A word-for-word copy of the whole listing is required.
——
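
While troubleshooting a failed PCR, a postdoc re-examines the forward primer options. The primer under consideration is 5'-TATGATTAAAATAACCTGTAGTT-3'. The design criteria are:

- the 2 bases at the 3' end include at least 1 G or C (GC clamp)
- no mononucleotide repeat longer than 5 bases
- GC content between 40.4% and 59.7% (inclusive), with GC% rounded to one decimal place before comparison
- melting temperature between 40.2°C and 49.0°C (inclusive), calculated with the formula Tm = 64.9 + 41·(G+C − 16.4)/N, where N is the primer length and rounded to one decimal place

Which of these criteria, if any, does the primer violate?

Base counts: A=9, T=9, G=3, C=2 (length 23).
GC clamp: 3' end TT has 0 G/C, need ≥1 ✗
homopolymer run: longest run = 4 ✓
GC content: GC 5/23 = 21.7%, outside 40.4–59.7% ✗
Tm: Tm = 64.9 + 41·(5 − 16.4)/23 = 44.6°C ✓

Fails: GC clamp, GC content.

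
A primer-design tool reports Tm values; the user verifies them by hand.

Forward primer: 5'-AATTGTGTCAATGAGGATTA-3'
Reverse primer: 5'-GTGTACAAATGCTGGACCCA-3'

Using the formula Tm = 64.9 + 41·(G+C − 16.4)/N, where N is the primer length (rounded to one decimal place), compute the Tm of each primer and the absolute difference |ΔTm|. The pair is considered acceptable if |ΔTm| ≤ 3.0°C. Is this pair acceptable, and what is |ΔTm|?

|ΔTm| = 8.2°C; the pair is not acceptable.

Forward: G+C = 6, N = 20 → Tm = 64.9 + 41·(6 − 16.4)/20 = 43.6°C.
Reverse: G+C = 10, N = 20 → Tm = 64.9 + 41·(10 − 16.4)/20 = 51.8°C.
|ΔTm| = |43.6 − 51.8| = 8.2°C, > 3.0°C.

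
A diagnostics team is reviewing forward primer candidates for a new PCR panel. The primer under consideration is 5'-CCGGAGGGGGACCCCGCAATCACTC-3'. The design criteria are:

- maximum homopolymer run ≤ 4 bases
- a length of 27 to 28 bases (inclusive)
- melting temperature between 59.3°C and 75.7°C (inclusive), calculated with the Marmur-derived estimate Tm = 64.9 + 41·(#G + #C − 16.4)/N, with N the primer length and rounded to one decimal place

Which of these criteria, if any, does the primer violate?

Fails: homopolymer run, length.

Base counts: A=5, T=2, G=8, C=10 (length 25).
homopolymer run: longest run = 5, exceeds 4 ✗
length: length 25, outside 27–28 ✗
Tm: Tm = 64.9 + 41·(18 − 16.4)/25 = 67.5°C ✓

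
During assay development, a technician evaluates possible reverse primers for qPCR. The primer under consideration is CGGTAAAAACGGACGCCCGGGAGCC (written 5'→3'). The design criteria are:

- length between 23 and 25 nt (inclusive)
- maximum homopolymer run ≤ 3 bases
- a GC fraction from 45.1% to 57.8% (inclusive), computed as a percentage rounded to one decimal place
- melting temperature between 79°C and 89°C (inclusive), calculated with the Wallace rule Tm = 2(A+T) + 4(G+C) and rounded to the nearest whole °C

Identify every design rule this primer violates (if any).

Fails: homopolymer run, GC content.

Base counts: A=7, T=1, G=9, C=8 (length 25).
length: length 25 ✓
homopolymer run: longest run = 5, exceeds 3 ✗
GC content: GC 17/25 = 68.0%, outside 45.1–57.8% ✗
Tm: Tm = 2·8 + 4·17 = 84°C ✓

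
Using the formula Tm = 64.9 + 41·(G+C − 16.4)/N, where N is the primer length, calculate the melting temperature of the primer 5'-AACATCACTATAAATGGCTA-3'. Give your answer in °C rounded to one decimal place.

43.6°C

Base counts: A=9, T=5, G=2, C=4; G+C = 6, N = 20.
Tm = 64.9 + 41·(6 − 16.4)/20 = 64.9 + -426.40/20 = 43.6°C.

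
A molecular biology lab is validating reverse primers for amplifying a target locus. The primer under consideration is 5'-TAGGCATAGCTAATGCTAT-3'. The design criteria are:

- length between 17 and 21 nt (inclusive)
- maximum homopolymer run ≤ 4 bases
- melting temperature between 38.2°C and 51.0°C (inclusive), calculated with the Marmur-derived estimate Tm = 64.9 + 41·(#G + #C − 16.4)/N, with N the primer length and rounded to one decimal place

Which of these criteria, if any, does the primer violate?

Base counts: A=6, T=6, G=4, C=3 (length 19).
length: length 19 ✓
homopolymer run: longest run = 2 ✓
Tm: Tm = 64.9 + 41·(7 − 16.4)/19 = 44.6°C ✓

Meets all criteria.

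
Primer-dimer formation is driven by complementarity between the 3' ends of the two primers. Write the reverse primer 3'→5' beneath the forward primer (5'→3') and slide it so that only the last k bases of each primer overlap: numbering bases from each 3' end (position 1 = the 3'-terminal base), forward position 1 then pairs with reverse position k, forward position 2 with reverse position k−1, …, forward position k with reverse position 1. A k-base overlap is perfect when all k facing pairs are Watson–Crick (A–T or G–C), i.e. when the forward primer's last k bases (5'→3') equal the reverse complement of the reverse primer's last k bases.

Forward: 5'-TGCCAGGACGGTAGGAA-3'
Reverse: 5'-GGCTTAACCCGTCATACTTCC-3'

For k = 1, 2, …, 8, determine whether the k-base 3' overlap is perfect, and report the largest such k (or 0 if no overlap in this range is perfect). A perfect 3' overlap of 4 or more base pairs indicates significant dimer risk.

Last 8 bases (5'→3') — forward …GGTAGGAA, reverse …ATACTTCC.
Reverse complement of the reverse primer's last 8 bases: GGAAGTAT; its first k bases are the reverse complement of the reverse primer's last k bases, so a perfect k-base overlap needs the forward primer's last k bases to equal them.
Comparing (forward last k vs required): k=1: A vs G ✗; k=2: AA vs GG ✗; k=3: GAA vs GGA ✗; k=4: GGAA vs GGAA ✓; k=5: AGGAA vs GGAAG ✗; k=6: TAGGAA vs GGAAGT ✗; k=7: GTAGGAA vs GGAAGTA ✗; k=8: GGTAGGAA vs GGAAGTAT ✗.
Only k = 4 is perfect, so the longest perfect 3' overlap is 4.

Longest perfect overlap: 4 complementary base pairs; significant dimer risk (threshold 4).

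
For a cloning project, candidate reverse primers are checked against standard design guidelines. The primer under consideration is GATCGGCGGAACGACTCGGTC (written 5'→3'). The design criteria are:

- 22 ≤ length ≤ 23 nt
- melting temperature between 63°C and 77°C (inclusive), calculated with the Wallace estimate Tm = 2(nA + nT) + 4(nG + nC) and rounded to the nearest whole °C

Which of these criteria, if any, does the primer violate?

Fails: length.

Base counts: A=4, T=3, G=8, C=6 (length 21).
length: length 21, outside 22–23 ✗
Tm: Tm = 2·7 + 4·14 = 70°C ✓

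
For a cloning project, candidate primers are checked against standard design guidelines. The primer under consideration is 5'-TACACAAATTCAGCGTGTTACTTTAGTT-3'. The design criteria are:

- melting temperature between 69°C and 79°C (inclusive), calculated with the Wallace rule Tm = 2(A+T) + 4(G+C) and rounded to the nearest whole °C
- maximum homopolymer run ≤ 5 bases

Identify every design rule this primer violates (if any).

Meets all criteria.

Base counts: A=8, T=11, G=4, C=5 (length 28).
Tm: Tm = 2·19 + 4·9 = 74°C ✓
homopolymer run: longest run = 3 ✓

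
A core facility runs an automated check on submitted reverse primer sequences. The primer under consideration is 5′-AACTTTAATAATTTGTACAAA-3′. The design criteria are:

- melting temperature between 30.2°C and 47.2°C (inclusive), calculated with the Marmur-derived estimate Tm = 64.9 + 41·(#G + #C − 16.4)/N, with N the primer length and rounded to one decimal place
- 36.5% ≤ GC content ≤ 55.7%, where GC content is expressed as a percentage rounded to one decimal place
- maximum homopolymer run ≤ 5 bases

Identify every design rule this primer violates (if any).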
——
RESPONSE TO THIS TASK:
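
While troubleshooting a failed PCR, a postdoc re-examines the forward primer options. The primer under consideration is 5'-TATGATTAAAATAACCTGTAGTT-3'. The design criteria are:

- the 2 bases at the 3' end include at least 1 G or C (GC clamp)
- no mononucleotide repeat longer than 5 bases
- GC content between 40.4% and 59.7% (inclusive), with GC% rounded to one decimal place before comparison
- melting temperature between 40.2°C and 49.0°C (inclusive), calculated with the formula Tm = 64.9 + 41·(G+C − 16.4)/N, where N is the primer length and rounded to one decimal place

Which of these criteria, if any, does the primer violate?

Base counts: A=9, T=9, G=3, C=2 (length 23).
GC clamp: 3' end TT has 0 G/C, need ≥1 ✗
homopolymer run: longest run = 4 ✓
GC content: GC 5/23 = 21.7%, outside 40.4–59.7% ✗
Tm: Tm = 64.9 + 41·(5 − 16.4)/23 = 44.6°C ✓

Fails: GC clamp, GC content.

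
A primer-design tool reports Tm values; the user verifies them by hand.

Forward primer: 5'-AATTGTGTCAATGAGGATTA-3'
Reverse primer: 5'-GTGTACAAATGCTGGACCCA-3'

Using the formula Tm = 64.9 + 41·(G+C − 16.4)/N, where N is the primer length (rounded to one decimal place), compute the Tm of each primer and the absolute difference |ΔTm|. The pair is considered acceptable if |ΔTm| ≤ 3.0°C. Is this pair acceptable, and what is |ΔTm|?

|ΔTm| = 8.2°C; the pair is not acceptable.

Forward: G+C = 6, N = 20 → Tm = 64.9 + 41·(6 − 16.4)/20 = 43.6°C.
Reverse: G+C = 10, N = 20 → Tm = 64.9 + 41·(10 − 16.4)/20 = 51.8°C.
|ΔTm| = |43.6 − 51.8| = 8.2°C, > 3.0°C.

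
A diagnostics team is reviewing forward primer candidates for a new PCR panel. The primer under consideration is 5'-CCGGAGGGGGACCCCGCAATCACTC-3'. The design criteria are:

- maximum homopolymer run ≤ 4 bases
- a length of 27 to 28 bases (inclusive)
- melting temperature between 59.3°C and 75.7°C (inclusive), calculated with the Marmur-derived estimate Tm = 64.9 + 41·(#G + #C − 16.4)/N, with N the primer length and rounded to one decimal place

Which of these criteria, if any, does the primer violate?

Fails: homopolymer run, length.

Base counts: A=5, T=2, G=8, C=10 (length 25).
homopolymer run: longest run = 5, exceeds 4 ✗
length: length 25, outside 27–28 ✗
Tm: Tm = 64.9 + 41·(18 − 16.4)/25 = 67.5°C ✓

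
During assay development, a technician evaluates possible reverse primers for qPCR. The primer under consideration is CGGTAAAAACGGACGCCCGGGAGCC (written 5'→3'). The design criteria are:

- length between 23 and 25 nt (inclusive)
- maximum homopolymer run ≤ 3 bases
- a GC fraction from 45.1% to 57.8% (inclusive), computed as a percentage rounded to one decimal place
- melting temperature between 79°C and 89°C (inclusive), calculated with the Wallace rule Tm = 2(A+T) + 4(G+C) and rounded to the nearest whole °C

Identify every design rule this primer violates (if any).

Fails: homopolymer run, GC content.

Base counts: A=7, T=1, G=9, C=8 (length 25).
length: length 25 ✓
homopolymer run: longest run = 5, exceeds 3 ✗
GC content: GC 17/25 = 68.0%, outside 45.1–57.8% ✗
Tm: Tm = 2·8 + 4·17 = 84°C ✓

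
Using the formula Tm = 64.9 + 41·(G+C − 16.4)/N, where N is the primer length, calculate the melting temperature of the primer 5'-AACATCACTATAAATGGCTA-3'. Give your answer in °C rounded to one decimal place.

43.6°C

Base counts: A=9, T=5, G=2, C=4; G+C = 6, N = 20.
Tm = 64.9 + 41·(6 − 16.4)/20 = 64.9 + -426.40/20 = 43.6°C.

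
A molecular biology lab is validating reverse primers for amplifying a target locus. The primer under consideration is 5'-TAGGCATAGCTAATGCTAT-3'. The design criteria are:

- length between 17 and 21 nt (inclusive)
- maximum homopolymer run ≤ 4 bases
- melting temperature between 38.2°C and 51.0°C (inclusive), calculated with the Marmur-derived estimate Tm = 64.9 + 41·(#G + #C − 16.4)/N, with N the primer length and rounded to one decimal place

Which of these criteria, if any, does the primer violate?

Base counts: A=6, T=6, G=4, C=3 (length 19).
length: length 19 ✓
homopolymer run: longest run = 2 ✓
Tm: Tm = 64.9 + 41·(7 − 16.4)/19 = 44.6°C ✓

Meets all criteria.

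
Primer-dimer formation is driven by complementarity between the 3' ends of the two primers. Write the reverse primer 3'→5' beneath the forward primer (5'→3') and slide it so that only the last k bases of each primer overlap: numbering bases from each 3' end (position 1 = the 3'-terminal base), forward position 1 then pairs with reverse position k, forward position 2 with reverse position k−1, …, forward position k with reverse position 1. A k-base overlap is perfect when all k facing pairs are Watson–Crick (A–T or G–C), i.e. when the forward primer's last k bases (5'→3') equal the reverse complement of the reverse primer's last k bases.

Forward: 5'-TGCCAGGACGGTAGGAA-3'
Reverse: 5'-GGCTTAACCCGTCATACTTCC-3'

For k = 1, 2, …, 8, determine whether the k-base 3' overlap is perfect, and report the largest such k (or 0 if no overlap in this range is perfect). A perfect 3' overlap of 4 or more base pairs indicates significant dimer risk.

Last 8 bases (5'→3') — forward …GGTAGGAA, reverse …ATACTTCC.
Reverse complement of the reverse primer's last 8 bases: GGAAGTAT; its first k bases are the reverse complement of the reverse primer's last k bases, so a perfect k-base overlap needs the forward primer's last k bases to equal them.
Comparing (forward last k vs required): k=1: A vs G ✗; k=2: AA vs GG ✗; k=3: GAA vs GGA ✗; k=4: GGAA vs GGAA ✓; k=5: AGGAA vs GGAAG ✗; k=6: TAGGAA vs GGAAGT ✗; k=7: GTAGGAA vs GGAAGTA ✗; k=8: GGTAGGAA vs GGAAGTAT ✗.
Only k = 4 is perfect, so the longest perfect 3' overlap is 4.

Longest perfect overlap: 4 complementary base pairs; significant dimer risk (threshold 4).

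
For a cloning project, candidate reverse primers are checked against standard design guidelines. The primer under consideration is GATCGGCGGAACGACTCGGTC (written 5'→3'). The design criteria are:

- 22 ≤ length ≤ 23 nt
- melting temperature between 63°C and 77°C (inclusive), calculated with the Wallace estimate Tm = 2(nA + nT) + 4(nG + nC) and rounded to the nearest whole °C

Which of these criteria, if any, does the primer violate?

Fails: length.

Base counts: A=4, T=3, G=8, C=6 (length 21).
length: length 21, outside 22–23 ✗
Tm: Tm = 2·7 + 4·14 = 70°C ✓

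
For a cloning project, candidate primers are checked against standard design guidelines. The primer under consideration is 5'-TACACAAATTCAGCGTGTTACTTTAGTT-3'. The design criteria are:

- melting temperature between 69°C and 79°C (inclusive), calculated with the Wallace rule Tm = 2(A+T) + 4(G+C) and rounded to the nearest whole °C
- maximum homopolymer run ≤ 5 bases

Identify every design rule this primer violates (if any).

Meets all criteria.

Base counts: A=8, T=11, G=4, C=5 (length 28).
Tm: Tm = 2·19 + 4·9 = 74°C ✓
homopolymer run: longest run = 3 ✓

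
A core facility runs an automated check on submitted reverse primer sequences. The primer under consideration is 5′-AACTTTAATAATTTGTACAAA-3′. The design criteria are:

- melting temperature between 30.2°C and 47.2°C (inclusive), calculated with the Marmur-derived estimate Tm = 64.9 + 41·(#G + #C − 16.4)/N, with N the primer length and rounded to one decimal place
- 36.5% ≤ GC content ≤ 55.7%, where GC content is expressed as a percentage rounded to one decimal place
- maximum homopolymer run ≤ 5 bases

Identify every design rule this primer violates (if any).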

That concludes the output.